**** Data for this exercise ****

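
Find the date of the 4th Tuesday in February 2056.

February 22, 2056

The first Tuesday of February 2056 is February 1.
The 4th Tuesday is 3 weeks later: 1 + 21 = 22.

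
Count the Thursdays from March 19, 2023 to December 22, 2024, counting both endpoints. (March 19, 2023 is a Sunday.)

92

March 19, 2023 is a Sunday; the first Thursday on or after it is March 23, 2023 (4 days later).
From March 23, 2023 to December 22, 2024: 283 + 357 = 640 days (rest of 2023, to December 22, 2024 in 2024).
640 ÷ 7 = 91 full weeks with remainder 3, so 91 more Thursdays after the first → 92.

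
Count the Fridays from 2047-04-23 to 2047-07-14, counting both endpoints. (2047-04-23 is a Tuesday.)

2047-04-23 is a Tuesday; the first Friday on or after it is 2047-04-26 (3 days later).
From 2047-04-26 to 2047-07-14: 4 + 31 + 30 + 14 = 79 days (rest of April, May, June, July).
79 ÷ 7 = 11 full weeks with remainder 2, so 11 more Fridays after the first → 12.

12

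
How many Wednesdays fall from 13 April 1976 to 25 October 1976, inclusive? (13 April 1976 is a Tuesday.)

28

13 April 1976 is a Tuesday; the first Wednesday on or after it is 14 April 1976 (1 day later).
From 14 April 1976 to 25 October 1976: 16 + 31 + 30 + 31 + 31 + 30 + 25 = 194 days (rest of April, May, June, July, August, September, October).
194 ÷ 7 = 27 full weeks with remainder 5, so 27 more Wednesdays after the first → 28.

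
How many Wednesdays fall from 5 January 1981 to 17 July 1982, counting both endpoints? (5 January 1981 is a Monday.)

80

5 January 1981 is a Monday; the first Wednesday on or after it is 7 January 1981 (2 days later).
From 7 January 1981 to 17 July 1982: 358 + 198 = 556 days (rest of 1981, to 17 July 1982 in 1982).
556 ÷ 7 = 79 full weeks with remainder 3, so 79 more Wednesdays after the first → 80.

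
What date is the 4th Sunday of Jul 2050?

Jul 24, 2050

Jul 2050 begins on a Friday, so the first Sunday is Jul 3 (2 days later).
The 4th Sunday is 3 weeks later: 3 + 21 = 24.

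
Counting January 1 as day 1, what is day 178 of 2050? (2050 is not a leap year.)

Jun 27, 2050

Jan has 31 days (178 − 31 = 147 remain).
Feb has 28 days (147 − 28 = 119 remain).
Mar has 31 days (119 − 31 = 88 remain).
Apr has 30 days (88 − 30 = 58 remain).
May has 31 days (58 − 31 = 27 remain).
27 into Jun → Jun 27.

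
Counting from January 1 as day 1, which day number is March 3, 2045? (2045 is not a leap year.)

Days in months before March: 31 + 28 = 59.
Plus 3 days into March → day 62.

62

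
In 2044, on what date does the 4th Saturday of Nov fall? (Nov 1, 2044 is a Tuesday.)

Nov 26, 2044

Nov 2044 begins on a Tuesday, so the first Saturday is Nov 5 (4 days later).
The 4th Saturday is 3 weeks later: 5 + 21 = 26.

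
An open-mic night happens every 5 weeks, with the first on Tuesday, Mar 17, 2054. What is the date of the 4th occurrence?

Jun 30, 2054

The 4th occurrence is 3 intervals after the first: 3 × 35 = 105 days after Mar 17, 2054.
Mar has 31 days — 14 days to the end of Mar leaves 91.
Apr has 30 days (61 left).
May has 31 days (30 left).
30 days into Jun → Jun 30, 2054.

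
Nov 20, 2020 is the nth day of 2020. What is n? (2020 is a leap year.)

325

Days in months before Nov: 31 + 29 + 31 + 30 + 31 + 30 + 31 + 31 + 30 + 31 = 305.
Plus 20 days into Nov → day 325.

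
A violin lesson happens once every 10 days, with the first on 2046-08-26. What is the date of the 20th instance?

The 20th occurrence is 19 intervals after the first: 19 × 10 = 190 days after 2046-08-26.
August has 31 days — 5 days to the end of August leaves 185.
September has 30 days (155 left).
October has 31 days (124 left).
November has 30 days (94 left).
December has 31 days (63 left).
January has 31 days (32 left).
February has 28 days (4 left).
4 days into March → 2047-03-04.

2047-03-04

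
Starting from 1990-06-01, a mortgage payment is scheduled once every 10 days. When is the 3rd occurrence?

1990-06-21

The 3rd occurrence is 2 intervals after the first: 2 × 10 = 20 days after 1990-06-01.
20 days later is 1990-06-21.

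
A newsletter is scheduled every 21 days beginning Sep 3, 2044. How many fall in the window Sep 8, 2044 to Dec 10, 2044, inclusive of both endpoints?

Occurrences land 21·i days after Sep 3, 2044 for i = 0, 1, 2, …
Sep 8, 2044 is 5 days after the start; 5 ÷ 21 = 0 remainder 5; since the remainder is 5, round up to i = 1. First occurrence in the window: #2 on Sep 24, 2044 (1×21 = 21 days in).
Dec 10, 2044 is 98 days after the start; 98 ÷ 21 = 4 remainder 14. Last occurrence in the window: #5 on Nov 26, 2044.
Occurrences #2 through #5: 4 in total.

4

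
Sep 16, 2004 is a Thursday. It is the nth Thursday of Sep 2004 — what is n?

3rd

Day 16 falls in week ⌈16/7⌉ of the month.
Days 1–7 hold the 1st Thursday, 8–14 the 2nd, 15–21 the 3rd, 22–28 the 4th, 29–31 the 5th.
16 is in the range for the 3rd.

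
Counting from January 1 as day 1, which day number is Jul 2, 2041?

183

Days in months before Jul: 31 + 28 + 31 + 30 + 31 + 30 = 181.
Plus 2 days into Jul → day 183.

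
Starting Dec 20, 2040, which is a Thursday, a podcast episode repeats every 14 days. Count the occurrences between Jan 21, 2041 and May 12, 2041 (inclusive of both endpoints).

Occurrences land 14·i days after Dec 20, 2040 for i = 0, 1, 2, …
Jan 21, 2041 is 32 days after the start; 32 ÷ 14 = 2 remainder 4; since the remainder is 4, round up to i = 3. First occurrence in the window: #4 on Jan 31, 2041 (3×14 = 42 days in).
May 12, 2041 is 143 days after the start; 143 ÷ 14 = 10 remainder 3. Last occurrence in the window: #11 on May 9, 2041.
Occurrences #4 through #11: 8 in total.

8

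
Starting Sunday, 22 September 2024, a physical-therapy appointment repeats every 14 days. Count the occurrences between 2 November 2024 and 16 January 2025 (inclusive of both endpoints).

6

Occurrences land 14·i days after 22 September 2024 for i = 0, 1, 2, …
2 November 2024 is 41 days after the start; 41 ÷ 14 = 2 remainder 13; since the remainder is 13, round up to i = 3. First occurrence in the window: #4 on 3 November 2024 (3×14 = 42 days in).
16 January 2025 is 116 days after the start; 116 ÷ 14 = 8 remainder 4. Last occurrence in the window: #9 on 12 January 2025.
Occurrences #4 through #9: 6 in total.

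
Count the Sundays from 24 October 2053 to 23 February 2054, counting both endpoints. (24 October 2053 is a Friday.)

18

24 October 2053 is a Friday; the first Sunday on or after it is 26 October 2053 (2 days later).
From 26 October 2053 to 23 February 2054: 5 + 30 + 31 + 31 + 23 = 120 days (rest of October, November, December, January, February).
120 ÷ 7 = 17 full weeks with remainder 1, so 17 more Sundays after the first → 18.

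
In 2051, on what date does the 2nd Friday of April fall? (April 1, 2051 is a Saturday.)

2051-04-14

April 2051 begins on a Saturday, so the first Friday is April 7 (6 days later).
The 2nd Friday is 1 weeks later: 7 + 7 = 14.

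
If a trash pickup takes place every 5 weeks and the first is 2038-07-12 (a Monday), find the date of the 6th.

The 6th occurrence is 5 intervals after the first: 5 × 35 = 175 days after 2038-07-12.
July has 31 days — 19 days to the end of July leaves 156.
August has 31 days (125 left).
September has 30 days (95 left).
October has 31 days (64 left).
November has 30 days (34 left).
December has 31 days (3 left).
3 days into January → 2039-01-03.

2039-01-03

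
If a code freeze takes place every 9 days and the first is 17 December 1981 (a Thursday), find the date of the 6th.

The 6th occurrence is 5 intervals after the first: 5 × 9 = 45 days after 17 December 1981.
December has 31 days — 14 days to the end of December leaves 31.
31 days into January → 31 January 1982.

31 January 1982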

****

## Your goal
Taking the line with "Starting Sunday, 22" as the start and the last line of the data above as the end, write out those two lines and every line between them exactly, and only those.

## Solution to this exercise
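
Starting Sunday, 22 September 2024, a physical-therapy appointment repeats every 14 days. Count the occurrences between 2 November 2024 and 16 January 2025 (inclusive of both endpoints).

6

Occurrences land 14·i days after 22 September 2024 for i = 0, 1, 2, …
2 November 2024 is 41 days after the start; 41 ÷ 14 = 2 remainder 13; since the remainder is 13, round up to i = 3. First occurrence in the window: #4 on 3 November 2024 (3×14 = 42 days in).
16 January 2025 is 116 days after the start; 116 ÷ 14 = 8 remainder 4. Last occurrence in the window: #9 on 12 January 2025.
Occurrences #4 through #9: 6 in total.

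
Count the Sundays from 24 October 2053 to 23 February 2054, counting both endpoints. (24 October 2053 is a Friday.)

18

24 October 2053 is a Friday; the first Sunday on or after it is 26 October 2053 (2 days later).
From 26 October 2053 to 23 February 2054: 5 + 30 + 31 + 31 + 23 = 120 days (rest of October, November, December, January, February).
120 ÷ 7 = 17 full weeks with remainder 1, so 17 more Sundays after the first → 18.

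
In 2051, on what date does the 2nd Friday of April fall? (April 1, 2051 is a Saturday.)

2051-04-14

April 2051 begins on a Saturday, so the first Friday is April 7 (6 days later).
The 2nd Friday is 1 weeks later: 7 + 7 = 14.

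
If a trash pickup takes place every 5 weeks and the first is 2038-07-12 (a Monday), find the date of the 6th.

The 6th occurrence is 5 intervals after the first: 5 × 35 = 175 days after 2038-07-12.
July has 31 days — 19 days to the end of July leaves 156.
August has 31 days (125 left).
September has 30 days (95 left).
October has 31 days (64 left).
November has 30 days (34 left).
December has 31 days (3 left).
3 days into January → 2039-01-03.

2039-01-03

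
If a code freeze takes place every 9 days and the first is 17 December 1981 (a Thursday), find the date of the 6th.

The 6th occurrence is 5 intervals after the first: 5 × 9 = 45 days after 17 December 1981.
December has 31 days — 14 days to the end of December leaves 31.
31 days into January → 31 January 1982.

31 January 1982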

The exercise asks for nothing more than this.